Records for this exercise:
· · · ·
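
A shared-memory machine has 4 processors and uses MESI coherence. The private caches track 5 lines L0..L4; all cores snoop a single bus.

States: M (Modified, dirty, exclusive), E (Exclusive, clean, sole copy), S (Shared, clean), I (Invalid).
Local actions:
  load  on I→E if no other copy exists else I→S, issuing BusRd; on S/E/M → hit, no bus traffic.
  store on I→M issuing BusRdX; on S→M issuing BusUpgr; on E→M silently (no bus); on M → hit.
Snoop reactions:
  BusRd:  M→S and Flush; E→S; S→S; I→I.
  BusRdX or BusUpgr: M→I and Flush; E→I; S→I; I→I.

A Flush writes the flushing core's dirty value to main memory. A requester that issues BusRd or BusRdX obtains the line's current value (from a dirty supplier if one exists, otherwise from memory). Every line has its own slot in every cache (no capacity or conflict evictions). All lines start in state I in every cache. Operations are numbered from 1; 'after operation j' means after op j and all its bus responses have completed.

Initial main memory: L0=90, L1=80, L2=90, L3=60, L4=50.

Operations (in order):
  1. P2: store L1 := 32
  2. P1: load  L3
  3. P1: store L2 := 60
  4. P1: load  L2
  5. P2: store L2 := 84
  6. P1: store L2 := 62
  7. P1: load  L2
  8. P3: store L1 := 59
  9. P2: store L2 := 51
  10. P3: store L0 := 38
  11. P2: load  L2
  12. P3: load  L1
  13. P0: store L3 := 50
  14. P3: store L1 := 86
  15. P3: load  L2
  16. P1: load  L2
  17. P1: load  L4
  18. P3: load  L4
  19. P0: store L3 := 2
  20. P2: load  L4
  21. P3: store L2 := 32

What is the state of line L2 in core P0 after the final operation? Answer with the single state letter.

1. P2: store L1 := 32  bus=[BusRdX]  L1: P0=I P1=I P2=M P3=I  mem[L1]=80
2. P1: load  L3  bus=[BusRd]  L3: P0=I P1=E P2=I P3=I  mem[L3]=60
3. P1: store L2 := 60  bus=[BusRdX]  L2: P0=I P1=M P2=I P3=I  mem[L2]=90
4. P1: load  L2  bus=[-]  L2: P0=I P1=M P2=I P3=I  mem[L2]=90
5. P2: store L2 := 84  bus=[BusRdX,Flush]  L2: P0=I P1=I P2=M P3=I  mem[L2]=60
6. P1: store L2 := 62  bus=[BusRdX,Flush]  L2: P0=I P1=M P2=I P3=I  mem[L2]=84
7. P1: load  L2  bus=[-]  L2: P0=I P1=M P2=I P3=I  mem[L2]=84
8. P3: store L1 := 59  bus=[BusRdX,Flush]  L1: P0=I P1=I P2=I P3=M  mem[L1]=32
9. P2: store L2 := 51  bus=[BusRdX,Flush]  L2: P0=I P1=I P2=M P3=I  mem[L2]=62
10. P3: store L0 := 38  bus=[BusRdX]  L0: P0=I P1=I P2=I P3=M  mem[L0]=90
11. P2: load  L2  bus=[-]  L2: P0=I P1=I P2=M P3=I  mem[L2]=62
12. P3: load  L1  bus=[-]  L1: P0=I P1=I P2=I P3=M  mem[L1]=32
13. P0: store L3 := 50  bus=[BusRdX]  L3: P0=M P1=I P2=I P3=I  mem[L3]=60
14. P3: store L1 := 86  bus=[-]  L1: P0=I P1=I P2=I P3=M  mem[L1]=32
15. P3: load  L2  bus=[BusRd,Flush]  L2: P0=I P1=I P2=S P3=S  mem[L2]=51
16. P1: load  L2  bus=[BusRd]  L2: P0=I P1=S P2=S P3=S  mem[L2]=51
17. P1: load  L4  bus=[BusRd]  L4: P0=I P1=E P2=I P3=I  mem[L4]=50
18. P3: load  L4  bus=[BusRd]  L4: P0=I P1=S P2=I P3=S  mem[L4]=50
19. P0: store L3 := 2  bus=[-]  L3: P0=M P1=I P2=I P3=I  mem[L3]=60
20. P2: load  L4  bus=[BusRd]  L4: P0=I P1=S P2=S P3=S  mem[L4]=50
21. P3: store L2 := 32  bus=[BusUpgr]  L2: P0=I P1=I P2=I P3=M  mem[L2]=51

state = I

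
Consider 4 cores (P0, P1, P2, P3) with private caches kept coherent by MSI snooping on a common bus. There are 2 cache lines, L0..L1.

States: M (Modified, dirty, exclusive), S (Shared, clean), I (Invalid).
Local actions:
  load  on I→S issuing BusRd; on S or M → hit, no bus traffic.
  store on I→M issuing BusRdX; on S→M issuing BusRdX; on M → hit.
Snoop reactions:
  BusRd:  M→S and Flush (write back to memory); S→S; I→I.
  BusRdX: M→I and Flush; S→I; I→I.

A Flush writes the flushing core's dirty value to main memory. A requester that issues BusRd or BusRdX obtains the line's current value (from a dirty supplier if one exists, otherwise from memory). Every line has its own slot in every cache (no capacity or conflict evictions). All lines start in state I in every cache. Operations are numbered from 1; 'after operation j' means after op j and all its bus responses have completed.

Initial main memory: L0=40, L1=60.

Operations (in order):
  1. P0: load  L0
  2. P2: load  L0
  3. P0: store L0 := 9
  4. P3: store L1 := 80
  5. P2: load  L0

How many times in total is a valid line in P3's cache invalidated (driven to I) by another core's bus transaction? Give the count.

  op1 P0: load  L0 → S/I/I/I on L0; bus BusRd; mem=40
  op2 P2: load  L0 → S/I/S/I on L0; bus BusRd; mem=40
  op3 P0: store L0 := 9 → M/I/I/I on L0; bus BusRdX; mem=40
  op4 P3: store L1 := 80 → I/I/I/M on L1; bus BusRdX; mem=60
  op5 P2: load  L0 → S/I/S/I on L0; bus BusRd Flush; mem=9

invalidations = 0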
· · · ·
From the listing, copy each line containing the word "cores".

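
A shared-memory machine has 4 processors and uses MESI coherence. The private caches track 5 lines L0..L4; all cores snoop a single bus.
Consider 4 cores (P0, P1, P2, P3) with private caches kept coherent by MSI snooping on a common bus. There are 2 cache lines, L0..L1.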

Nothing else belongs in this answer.